(RAW DATA)

————————

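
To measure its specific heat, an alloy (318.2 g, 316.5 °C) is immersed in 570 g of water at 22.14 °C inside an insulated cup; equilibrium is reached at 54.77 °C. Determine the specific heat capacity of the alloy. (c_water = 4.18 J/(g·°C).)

Setting the total heat transfer to zero:
318.2×c×(54.77 − 316.5) + 570×4.18×(54.77 − 22.14) = 0
-83282 c = -77744
c = -77744/-83282 ≈ 0.9335 J/(g·°C)

c ≈ 0.934 J/(g·°C)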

————————

(TASK TO CARRY OUT)
Write all of the records out again exactly.

(EXPECTED ANSWER)
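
To measure its specific heat, an alloy (318.2 g, 316.5 °C) is immersed in 570 g of water at 22.14 °C inside an insulated cup; equilibrium is reached at 54.77 °C. Determine the specific heat capacity of the alloy. (c_water = 4.18 J/(g·°C).)

Setting the total heat transfer to zero:
318.2×c×(54.77 − 316.5) + 570×4.18×(54.77 − 22.14) = 0
-83282 c = -77744
c = -77744/-83282 ≈ 0.9335 J/(g·°C)

c ≈ 0.934 J/(g·°C)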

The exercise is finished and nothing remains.